REQUIRED ACTION: Check each line of the entries below for the word "help", and copy out the ones that have it.

Records contained in a dataset:
--- START ---

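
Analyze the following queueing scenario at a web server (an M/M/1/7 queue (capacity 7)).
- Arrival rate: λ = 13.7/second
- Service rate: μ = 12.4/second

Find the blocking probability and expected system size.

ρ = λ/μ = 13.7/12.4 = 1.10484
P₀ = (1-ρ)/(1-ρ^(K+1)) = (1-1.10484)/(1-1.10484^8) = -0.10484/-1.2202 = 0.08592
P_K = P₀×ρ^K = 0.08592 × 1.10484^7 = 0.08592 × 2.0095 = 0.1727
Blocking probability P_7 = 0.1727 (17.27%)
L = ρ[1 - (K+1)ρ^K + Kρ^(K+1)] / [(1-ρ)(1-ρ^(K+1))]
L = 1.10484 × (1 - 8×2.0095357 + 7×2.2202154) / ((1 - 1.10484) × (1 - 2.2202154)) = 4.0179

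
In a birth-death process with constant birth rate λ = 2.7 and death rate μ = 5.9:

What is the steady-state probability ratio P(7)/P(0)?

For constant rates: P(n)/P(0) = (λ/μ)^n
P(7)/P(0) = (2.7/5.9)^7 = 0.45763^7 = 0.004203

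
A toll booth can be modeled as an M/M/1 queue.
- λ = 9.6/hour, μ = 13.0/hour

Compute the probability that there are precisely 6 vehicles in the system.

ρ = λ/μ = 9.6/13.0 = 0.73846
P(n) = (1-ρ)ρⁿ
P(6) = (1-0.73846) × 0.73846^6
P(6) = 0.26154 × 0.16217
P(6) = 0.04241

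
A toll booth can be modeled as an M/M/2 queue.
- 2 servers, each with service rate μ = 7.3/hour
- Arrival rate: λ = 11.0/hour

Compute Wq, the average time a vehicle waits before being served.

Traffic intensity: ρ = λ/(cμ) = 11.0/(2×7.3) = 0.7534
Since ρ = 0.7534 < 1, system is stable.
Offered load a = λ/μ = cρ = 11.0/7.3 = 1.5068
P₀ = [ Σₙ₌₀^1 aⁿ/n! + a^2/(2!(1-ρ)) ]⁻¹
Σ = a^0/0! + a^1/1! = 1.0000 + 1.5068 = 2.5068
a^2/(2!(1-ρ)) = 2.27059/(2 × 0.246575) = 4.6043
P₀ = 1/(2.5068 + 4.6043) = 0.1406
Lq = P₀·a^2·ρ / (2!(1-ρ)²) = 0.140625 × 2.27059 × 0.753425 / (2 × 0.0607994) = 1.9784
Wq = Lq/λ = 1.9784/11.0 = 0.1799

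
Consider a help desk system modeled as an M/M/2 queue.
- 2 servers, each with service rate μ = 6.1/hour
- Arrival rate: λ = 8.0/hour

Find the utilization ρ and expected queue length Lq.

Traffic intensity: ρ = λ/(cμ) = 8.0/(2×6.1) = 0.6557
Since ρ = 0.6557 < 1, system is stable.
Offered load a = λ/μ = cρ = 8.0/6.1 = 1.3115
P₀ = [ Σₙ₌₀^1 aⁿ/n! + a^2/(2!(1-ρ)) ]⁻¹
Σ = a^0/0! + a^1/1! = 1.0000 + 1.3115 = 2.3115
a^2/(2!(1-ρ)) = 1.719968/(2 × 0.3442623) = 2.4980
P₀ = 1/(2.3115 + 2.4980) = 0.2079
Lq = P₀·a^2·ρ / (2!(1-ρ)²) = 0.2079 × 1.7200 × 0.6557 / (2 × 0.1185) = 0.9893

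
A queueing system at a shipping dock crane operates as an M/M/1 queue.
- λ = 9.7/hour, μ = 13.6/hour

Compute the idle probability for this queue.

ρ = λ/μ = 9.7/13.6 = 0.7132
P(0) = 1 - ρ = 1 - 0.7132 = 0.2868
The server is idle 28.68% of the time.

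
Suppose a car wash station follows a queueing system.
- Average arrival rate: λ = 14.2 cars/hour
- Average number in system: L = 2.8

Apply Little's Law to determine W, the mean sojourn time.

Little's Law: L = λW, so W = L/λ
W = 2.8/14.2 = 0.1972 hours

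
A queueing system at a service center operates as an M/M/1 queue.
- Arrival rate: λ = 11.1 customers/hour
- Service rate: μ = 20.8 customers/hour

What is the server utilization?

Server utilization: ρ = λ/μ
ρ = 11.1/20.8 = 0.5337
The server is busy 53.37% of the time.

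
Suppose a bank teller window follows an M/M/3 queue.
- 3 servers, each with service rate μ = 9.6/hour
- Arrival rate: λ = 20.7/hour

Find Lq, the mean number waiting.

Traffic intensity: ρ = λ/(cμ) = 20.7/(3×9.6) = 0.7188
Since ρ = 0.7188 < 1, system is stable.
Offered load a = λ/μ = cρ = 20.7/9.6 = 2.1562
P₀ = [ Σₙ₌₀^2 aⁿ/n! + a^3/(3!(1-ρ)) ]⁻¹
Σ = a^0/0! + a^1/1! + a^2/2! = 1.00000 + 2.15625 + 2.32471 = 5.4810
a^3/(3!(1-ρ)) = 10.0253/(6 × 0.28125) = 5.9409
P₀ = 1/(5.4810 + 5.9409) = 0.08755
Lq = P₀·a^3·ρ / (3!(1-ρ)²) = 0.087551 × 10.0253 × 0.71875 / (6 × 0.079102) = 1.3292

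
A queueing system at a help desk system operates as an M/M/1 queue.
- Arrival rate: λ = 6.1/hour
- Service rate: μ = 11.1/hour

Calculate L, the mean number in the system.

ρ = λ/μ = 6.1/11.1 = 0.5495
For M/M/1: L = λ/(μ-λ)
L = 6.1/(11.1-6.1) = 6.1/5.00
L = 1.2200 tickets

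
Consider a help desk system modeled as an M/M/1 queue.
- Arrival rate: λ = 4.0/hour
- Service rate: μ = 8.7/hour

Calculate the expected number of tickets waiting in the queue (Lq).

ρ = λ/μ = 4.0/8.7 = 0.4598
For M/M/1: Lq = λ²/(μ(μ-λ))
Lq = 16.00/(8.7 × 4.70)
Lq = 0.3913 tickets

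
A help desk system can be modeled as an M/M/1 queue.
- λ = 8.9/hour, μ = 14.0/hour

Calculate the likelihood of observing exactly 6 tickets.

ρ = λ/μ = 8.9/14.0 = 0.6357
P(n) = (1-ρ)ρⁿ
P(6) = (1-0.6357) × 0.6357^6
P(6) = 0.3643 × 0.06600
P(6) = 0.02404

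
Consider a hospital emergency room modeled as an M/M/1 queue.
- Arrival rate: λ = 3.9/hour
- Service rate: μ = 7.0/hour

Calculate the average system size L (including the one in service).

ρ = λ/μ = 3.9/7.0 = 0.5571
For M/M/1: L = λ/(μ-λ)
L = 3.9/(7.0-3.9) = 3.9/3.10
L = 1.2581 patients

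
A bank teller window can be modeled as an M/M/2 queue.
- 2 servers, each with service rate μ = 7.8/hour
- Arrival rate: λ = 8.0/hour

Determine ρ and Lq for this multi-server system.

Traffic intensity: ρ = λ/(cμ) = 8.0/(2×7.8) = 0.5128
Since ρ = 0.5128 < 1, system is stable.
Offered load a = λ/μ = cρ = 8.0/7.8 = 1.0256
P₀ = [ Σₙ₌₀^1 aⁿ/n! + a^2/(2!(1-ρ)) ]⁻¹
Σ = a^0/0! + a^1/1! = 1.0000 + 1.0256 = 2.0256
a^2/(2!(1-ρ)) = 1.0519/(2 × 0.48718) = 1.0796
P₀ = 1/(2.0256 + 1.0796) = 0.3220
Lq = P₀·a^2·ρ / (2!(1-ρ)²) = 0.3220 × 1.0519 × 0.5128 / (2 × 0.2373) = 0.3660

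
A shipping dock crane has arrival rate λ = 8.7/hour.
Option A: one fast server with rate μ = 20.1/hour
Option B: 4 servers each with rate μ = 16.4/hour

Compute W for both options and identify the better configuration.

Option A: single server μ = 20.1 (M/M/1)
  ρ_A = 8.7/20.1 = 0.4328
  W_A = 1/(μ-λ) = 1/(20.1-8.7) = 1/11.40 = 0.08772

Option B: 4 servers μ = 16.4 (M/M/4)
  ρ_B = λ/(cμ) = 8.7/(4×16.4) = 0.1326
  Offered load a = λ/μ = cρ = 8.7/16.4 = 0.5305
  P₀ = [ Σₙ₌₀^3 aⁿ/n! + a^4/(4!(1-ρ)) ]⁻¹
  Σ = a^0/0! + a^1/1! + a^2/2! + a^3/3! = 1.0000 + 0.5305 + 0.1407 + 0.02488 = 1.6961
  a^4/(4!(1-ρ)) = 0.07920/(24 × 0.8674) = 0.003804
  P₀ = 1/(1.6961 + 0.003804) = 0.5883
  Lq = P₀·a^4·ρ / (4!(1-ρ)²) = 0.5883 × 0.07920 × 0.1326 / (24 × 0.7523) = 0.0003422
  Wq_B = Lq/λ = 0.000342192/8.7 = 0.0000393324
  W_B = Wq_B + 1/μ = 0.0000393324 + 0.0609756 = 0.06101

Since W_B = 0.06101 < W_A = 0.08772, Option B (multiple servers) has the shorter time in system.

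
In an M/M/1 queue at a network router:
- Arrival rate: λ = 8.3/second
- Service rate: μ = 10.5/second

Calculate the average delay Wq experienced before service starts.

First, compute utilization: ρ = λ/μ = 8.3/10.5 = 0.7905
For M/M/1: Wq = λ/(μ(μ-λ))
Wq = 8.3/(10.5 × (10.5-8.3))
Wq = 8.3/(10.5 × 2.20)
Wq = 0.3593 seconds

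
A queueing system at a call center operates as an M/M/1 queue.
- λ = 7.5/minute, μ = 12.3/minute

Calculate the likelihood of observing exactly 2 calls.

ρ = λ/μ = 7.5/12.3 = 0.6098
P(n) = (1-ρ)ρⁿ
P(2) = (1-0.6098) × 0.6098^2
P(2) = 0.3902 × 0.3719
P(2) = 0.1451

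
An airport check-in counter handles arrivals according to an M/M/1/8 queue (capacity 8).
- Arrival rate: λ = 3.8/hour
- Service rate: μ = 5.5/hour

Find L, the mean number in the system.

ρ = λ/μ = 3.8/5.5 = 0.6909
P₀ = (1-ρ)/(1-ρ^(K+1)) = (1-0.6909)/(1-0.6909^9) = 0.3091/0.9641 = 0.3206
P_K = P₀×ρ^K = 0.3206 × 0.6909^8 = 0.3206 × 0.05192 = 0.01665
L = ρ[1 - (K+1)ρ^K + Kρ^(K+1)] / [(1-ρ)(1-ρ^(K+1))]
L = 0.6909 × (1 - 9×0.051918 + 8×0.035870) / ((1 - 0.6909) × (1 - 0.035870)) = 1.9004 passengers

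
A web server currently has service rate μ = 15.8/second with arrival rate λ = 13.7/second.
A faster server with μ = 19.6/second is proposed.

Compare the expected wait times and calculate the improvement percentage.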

--- END ---

SOLUTION:
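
Consider a help desk system modeled as an M/M/2 queue.
A queueing system at a help desk system operates as an M/M/1 queue.
Consider a help desk system modeled as an M/M/1 queue.
A help desk system can be modeled as an M/M/1 queue.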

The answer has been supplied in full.